Each entry below should be retyped exactly as given.
** Material to process follows **
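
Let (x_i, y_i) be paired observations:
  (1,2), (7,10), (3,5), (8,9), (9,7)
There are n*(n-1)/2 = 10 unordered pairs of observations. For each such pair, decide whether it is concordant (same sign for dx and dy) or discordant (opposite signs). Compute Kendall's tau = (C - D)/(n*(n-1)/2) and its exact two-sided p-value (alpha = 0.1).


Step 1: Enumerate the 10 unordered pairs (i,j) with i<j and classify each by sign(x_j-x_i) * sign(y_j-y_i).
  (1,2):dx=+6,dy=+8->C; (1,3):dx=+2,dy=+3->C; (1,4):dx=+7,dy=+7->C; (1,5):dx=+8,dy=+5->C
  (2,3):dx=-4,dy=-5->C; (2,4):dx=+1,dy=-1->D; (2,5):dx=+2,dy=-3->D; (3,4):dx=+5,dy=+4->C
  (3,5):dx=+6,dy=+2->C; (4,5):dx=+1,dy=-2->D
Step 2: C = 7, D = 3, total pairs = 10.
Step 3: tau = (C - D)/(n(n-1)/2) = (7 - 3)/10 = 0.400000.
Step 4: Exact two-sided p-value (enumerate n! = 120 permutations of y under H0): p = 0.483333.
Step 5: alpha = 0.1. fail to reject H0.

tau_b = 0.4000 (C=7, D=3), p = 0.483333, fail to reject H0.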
** End of Material to process **
The answer:
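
Let (x_i, y_i) be paired observations:
  (1,2), (7,10), (3,5), (8,9), (9,7)
There are n*(n-1)/2 = 10 unordered pairs of observations. For each such pair, decide whether it is concordant (same sign for dx and dy) or discordant (opposite signs). Compute Kendall's tau = (C - D)/(n*(n-1)/2) and its exact two-sided p-value (alpha = 0.1).


Step 1: Enumerate the 10 unordered pairs (i,j) with i<j and classify each by sign(x_j-x_i) * sign(y_j-y_i).
  (1,2):dx=+6,dy=+8->C; (1,3):dx=+2,dy=+3->C; (1,4):dx=+7,dy=+7->C; (1,5):dx=+8,dy=+5->C
  (2,3):dx=-4,dy=-5->C; (2,4):dx=+1,dy=-1->D; (2,5):dx=+2,dy=-3->D; (3,4):dx=+5,dy=+4->C
  (3,5):dx=+6,dy=+2->C; (4,5):dx=+1,dy=-2->D
Step 2: C = 7, D = 3, total pairs = 10.
Step 3: tau = (C - D)/(n(n-1)/2) = (7 - 3)/10 = 0.400000.
Step 4: Exact two-sided p-value (enumerate n! = 120 permutations of y under H0): p = 0.483333.
Step 5: alpha = 0.1. fail to reject H0.

tau_b = 0.4000 (C=7, D=3), p = 0.483333, fail to reject H0.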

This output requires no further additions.